Input data START
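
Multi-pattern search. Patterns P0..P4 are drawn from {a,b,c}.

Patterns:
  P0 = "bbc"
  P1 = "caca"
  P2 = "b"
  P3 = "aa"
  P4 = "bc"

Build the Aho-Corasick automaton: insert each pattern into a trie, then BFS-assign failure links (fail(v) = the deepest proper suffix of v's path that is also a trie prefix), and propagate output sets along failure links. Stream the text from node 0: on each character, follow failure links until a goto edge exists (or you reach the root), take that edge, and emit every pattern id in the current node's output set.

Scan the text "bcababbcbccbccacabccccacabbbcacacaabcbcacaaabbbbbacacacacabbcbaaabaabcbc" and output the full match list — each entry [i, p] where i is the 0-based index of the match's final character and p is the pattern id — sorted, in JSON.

Construct AC machine:
Trie (insert patterns):
  0='ε' goto a→8 b→1 c→4
  1='b' goto b→2 c→10  [P2 ends]
  2='bb' goto c→3
  3='bbc' goto ·  [P0 ends]
  4='c' goto a→5
  5='ca' goto c→6
  6='cac' goto a→7
  7='caca' goto ·  [P1 ends]
  8='a' goto a→9
  9='aa' goto ·  [P3 ends]
  10='bc' goto ·  [P4 ends]

BFS fail/out derivation:
  fail(1) 'b': from fail(0)=0 chase 'b': 0 ⇒ 0;  out={2}∪out(0)={2}
  fail(4) 'c': from fail(0)=0 chase 'c': 0 ⇒ 0;  out=∅∪out(0)=∅
  fail(8) 'a': from fail(0)=0 chase 'a': 0 ⇒ 0;  out=∅∪out(0)=∅
  fail(2) 'bb': from fail(1)=0 chase 'b': 0 ⇒ 1;  out=∅∪out(1)={2}
  fail(5) 'ca': from fail(4)=0 chase 'a': 0 ⇒ 8;  out=∅∪out(8)=∅
  fail(9) 'aa': from fail(8)=0 chase 'a': 0 ⇒ 8;  out={3}∪out(8)={3}
  fail(10) 'bc': from fail(1)=0 chase 'c': 0 ⇒ 4;  out={4}∪out(4)={4}
  fail(3) 'bbc': from fail(2)=1 chase 'c': 1 ⇒ 10;  out={0}∪out(10)={0,4}
  fail(6) 'cac': from fail(5)=8 chase 'c': 8→0 ⇒ 4;  out=∅∪out(4)=∅
  fail(7) 'caca': from fail(6)=4 chase 'a': 4 ⇒ 5;  out={1}∪out(5)={1}

Text stream:
i=0 'b': node 0→1  emit P2@[0:0]
i=1 'c': node 1→10  emit P4@[0:1]
i=2 'a': node 10→5 ·f
i=3 'b': node 5→1 ·f  emit P2@[3:3]
i=4 'a': node 1→8 ·f
i=5 'b': node 8→1 ·f  emit P2@[5:5]
i=6 'b': node 1→2  emit P2@[6:6]
i=7 'c': node 2→3  emit P0@[5:7],P4@[6:7]
i=8 'b': node 3→1 ·f  emit P2@[8:8]
i=9 'c': node 1→10  emit P4@[8:9]
i=10 'c': node 10→4 ·f
i=11 'b': node 4→1 ·f  emit P2@[11:11]
i=12 'c': node 1→10  emit P4@[11:12]
i=13 'c': node 10→4 ·f
i=14 'a': node 4→5
i=15 'c': node 5→6
i=16 'a': node 6→7  emit P1@[13:16]
i=17 'b': node 7→1 ·f  emit P2@[17:17]
i=18 'c': node 1→10  emit P4@[17:18]
i=19 'c': node 10→4 ·f
i=20 'c': node 4→4 ·f
i=21 'c': node 4→4 ·f
i=22 'a': node 4→5
i=23 'c': node 5→6
i=24 'a': node 6→7  emit P1@[21:24]
i=25 'b': node 7→1 ·f  emit P2@[25:25]
i=26 'b': node 1→2  emit P2@[26:26]
i=27 'b': node 2→2 ·f  emit P2@[27:27]
i=28 'c': node 2→3  emit P0@[26:28],P4@[27:28]
i=29 'a': node 3→5 ·f
i=30 'c': node 5→6
i=31 'a': node 6→7  emit P1@[28:31]
i=32 'c': node 7→6 ·f
i=33 'a': node 6→7  emit P1@[30:33]
i=34 'a': node 7→9 ·f  emit P3@[33:34]
i=35 'b': node 9→1 ·f  emit P2@[35:35]
i=36 'c': node 1→10  emit P4@[35:36]
i=37 'b': node 10→1 ·f  emit P2@[37:37]
i=38 'c': node 1→10  emit P4@[37:38]
i=39 'a': node 10→5 ·f
i=40 'c': node 5→6
i=41 'a': node 6→7  emit P1@[38:41]
i=42 'a': node 7→9 ·f  emit P3@[41:42]
i=43 'a': node 9→9 ·f  emit P3@[42:43]
i=44 'b': node 9→1 ·f  emit P2@[44:44]
i=45 'b': node 1→2  emit P2@[45:45]
i=46 'b': node 2→2 ·f  emit P2@[46:46]
i=47 'b': node 2→2 ·f  emit P2@[47:47]
i=48 'b': node 2→2 ·f  emit P2@[48:48]
i=49 'a': node 2→8 ·f
i=50 'c': node 8→4 ·f
i=51 'a': node 4→5
i=52 'c': node 5→6
i=53 'a': node 6→7  emit P1@[50:53]
i=54 'c': node 7→6 ·f
i=55 'a': node 6→7  emit P1@[52:55]
i=56 'c': node 7→6 ·f
i=57 'a': node 6→7  emit P1@[54:57]
i=58 'b': node 7→1 ·f  emit P2@[58:58]
i=59 'b': node 1→2  emit P2@[59:59]
i=60 'c': node 2→3  emit P0@[58:60],P4@[59:60]
i=61 'b': node 3→1 ·f  emit P2@[61:61]
i=62 'a': node 1→8 ·f
i=63 'a': node 8→9  emit P3@[62:63]
i=64 'a': node 9→9 ·f  emit P3@[63:64]
i=65 'b': node 9→1 ·f  emit P2@[65:65]
i=66 'a': node 1→8 ·f
i=67 'a': node 8→9  emit P3@[66:67]
i=68 'b': node 9→1 ·f  emit P2@[68:68]
i=69 'c': node 1→10  emit P4@[68:69]
i=70 'b': node 10→1 ·f  emit P2@[70:70]
i=71 'c': node 1→10  emit P4@[70:71]

Matches: [[0,2],[1,4],[3,2],[5,2],[6,2],[7,0],[7,4],[8,2],[9,4],[11,2],[12,4],[16,1],[17,2],[18,4],[24,1],[25,2],[26,2],[27,2],[28,0],[28,4],[31,1],[33,1],[34,3],[35,2],[36,4],[37,2],[38,4],[41,1],[42,3],[43,3],[44,2],[45,2],[46,2],[47,2],[48,2],[53,1],[55,1],[57,1],[58,2],[59,2],[60,0],[60,4],[61,2],[63,3],[64,3],[65,2],[67,3],[68,2],[69,4],[70,2],[71,4]]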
Input data END
• Task goal
Once you have read the data, reproduce all of it exactly.

• Answer to this problem
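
Multi-pattern search. Patterns P0..P4 are drawn from {a,b,c}.

Patterns:
  P0 = "bbc"
  P1 = "caca"
  P2 = "b"
  P3 = "aa"
  P4 = "bc"

Build the Aho-Corasick automaton: insert each pattern into a trie, then BFS-assign failure links (fail(v) = the deepest proper suffix of v's path that is also a trie prefix), and propagate output sets along failure links. Stream the text from node 0: on each character, follow failure links until a goto edge exists (or you reach the root), take that edge, and emit every pattern id in the current node's output set.

Scan the text "bcababbcbccbccacabccccacabbbcacacaabcbcacaaabbbbbacacacacabbcbaaabaabcbc" and output the full match list — each entry [i, p] where i is the 0-based index of the match's final character and p is the pattern id — sorted, in JSON.

Construct AC machine:
Trie (insert patterns):
  0='ε' goto a→8 b→1 c→4
  1='b' goto b→2 c→10  [P2 ends]
  2='bb' goto c→3
  3='bbc' goto ·  [P0 ends]
  4='c' goto a→5
  5='ca' goto c→6
  6='cac' goto a→7
  7='caca' goto ·  [P1 ends]
  8='a' goto a→9
  9='aa' goto ·  [P3 ends]
  10='bc' goto ·  [P4 ends]

BFS fail/out derivation:
  fail(1) 'b': from fail(0)=0 chase 'b': 0 ⇒ 0;  out={2}∪out(0)={2}
  fail(4) 'c': from fail(0)=0 chase 'c': 0 ⇒ 0;  out=∅∪out(0)=∅
  fail(8) 'a': from fail(0)=0 chase 'a': 0 ⇒ 0;  out=∅∪out(0)=∅
  fail(2) 'bb': from fail(1)=0 chase 'b': 0 ⇒ 1;  out=∅∪out(1)={2}
  fail(5) 'ca': from fail(4)=0 chase 'a': 0 ⇒ 8;  out=∅∪out(8)=∅
  fail(9) 'aa': from fail(8)=0 chase 'a': 0 ⇒ 8;  out={3}∪out(8)={3}
  fail(10) 'bc': from fail(1)=0 chase 'c': 0 ⇒ 4;  out={4}∪out(4)={4}
  fail(3) 'bbc': from fail(2)=1 chase 'c': 1 ⇒ 10;  out={0}∪out(10)={0,4}
  fail(6) 'cac': from fail(5)=8 chase 'c': 8→0 ⇒ 4;  out=∅∪out(4)=∅
  fail(7) 'caca': from fail(6)=4 chase 'a': 4 ⇒ 5;  out={1}∪out(5)={1}

Text stream:
i=0 'b': node 0→1  emit P2@[0:0]
i=1 'c': node 1→10  emit P4@[0:1]
i=2 'a': node 10→5 ·f
i=3 'b': node 5→1 ·f  emit P2@[3:3]
i=4 'a': node 1→8 ·f
i=5 'b': node 8→1 ·f  emit P2@[5:5]
i=6 'b': node 1→2  emit P2@[6:6]
i=7 'c': node 2→3  emit P0@[5:7],P4@[6:7]
i=8 'b': node 3→1 ·f  emit P2@[8:8]
i=9 'c': node 1→10  emit P4@[8:9]
i=10 'c': node 10→4 ·f
i=11 'b': node 4→1 ·f  emit P2@[11:11]
i=12 'c': node 1→10  emit P4@[11:12]
i=13 'c': node 10→4 ·f
i=14 'a': node 4→5
i=15 'c': node 5→6
i=16 'a': node 6→7  emit P1@[13:16]
i=17 'b': node 7→1 ·f  emit P2@[17:17]
i=18 'c': node 1→10  emit P4@[17:18]
i=19 'c': node 10→4 ·f
i=20 'c': node 4→4 ·f
i=21 'c': node 4→4 ·f
i=22 'a': node 4→5
i=23 'c': node 5→6
i=24 'a': node 6→7  emit P1@[21:24]
i=25 'b': node 7→1 ·f  emit P2@[25:25]
i=26 'b': node 1→2  emit P2@[26:26]
i=27 'b': node 2→2 ·f  emit P2@[27:27]
i=28 'c': node 2→3  emit P0@[26:28],P4@[27:28]
i=29 'a': node 3→5 ·f
i=30 'c': node 5→6
i=31 'a': node 6→7  emit P1@[28:31]
i=32 'c': node 7→6 ·f
i=33 'a': node 6→7  emit P1@[30:33]
i=34 'a': node 7→9 ·f  emit P3@[33:34]
i=35 'b': node 9→1 ·f  emit P2@[35:35]
i=36 'c': node 1→10  emit P4@[35:36]
i=37 'b': node 10→1 ·f  emit P2@[37:37]
i=38 'c': node 1→10  emit P4@[37:38]
i=39 'a': node 10→5 ·f
i=40 'c': node 5→6
i=41 'a': node 6→7  emit P1@[38:41]
i=42 'a': node 7→9 ·f  emit P3@[41:42]
i=43 'a': node 9→9 ·f  emit P3@[42:43]
i=44 'b': node 9→1 ·f  emit P2@[44:44]
i=45 'b': node 1→2  emit P2@[45:45]
i=46 'b': node 2→2 ·f  emit P2@[46:46]
i=47 'b': node 2→2 ·f  emit P2@[47:47]
i=48 'b': node 2→2 ·f  emit P2@[48:48]
i=49 'a': node 2→8 ·f
i=50 'c': node 8→4 ·f
i=51 'a': node 4→5
i=52 'c': node 5→6
i=53 'a': node 6→7  emit P1@[50:53]
i=54 'c': node 7→6 ·f
i=55 'a': node 6→7  emit P1@[52:55]
i=56 'c': node 7→6 ·f
i=57 'a': node 6→7  emit P1@[54:57]
i=58 'b': node 7→1 ·f  emit P2@[58:58]
i=59 'b': node 1→2  emit P2@[59:59]
i=60 'c': node 2→3  emit P0@[58:60],P4@[59:60]
i=61 'b': node 3→1 ·f  emit P2@[61:61]
i=62 'a': node 1→8 ·f
i=63 'a': node 8→9  emit P3@[62:63]
i=64 'a': node 9→9 ·f  emit P3@[63:64]
i=65 'b': node 9→1 ·f  emit P2@[65:65]
i=66 'a': node 1→8 ·f
i=67 'a': node 8→9  emit P3@[66:67]
i=68 'b': node 9→1 ·f  emit P2@[68:68]
i=69 'c': node 1→10  emit P4@[68:69]
i=70 'b': node 10→1 ·f  emit P2@[70:70]
i=71 'c': node 1→10  emit P4@[70:71]

Matches: [[0,2],[1,4],[3,2],[5,2],[6,2],[7,0],[7,4],[8,2],[9,4],[11,2],[12,4],[16,1],[17,2],[18,4],[24,1],[25,2],[26,2],[27,2],[28,0],[28,4],[31,1],[33,1],[34,3],[35,2],[36,4],[37,2],[38,4],[41,1],[42,3],[43,3],[44,2],[45,2],[46,2],[47,2],[48,2],[53,1],[55,1],[57,1],[58,2],[59,2],[60,0],[60,4],[61,2],[63,3],[64,3],[65,2],[67,3],[68,2],[69,4],[70,2],[71,4]]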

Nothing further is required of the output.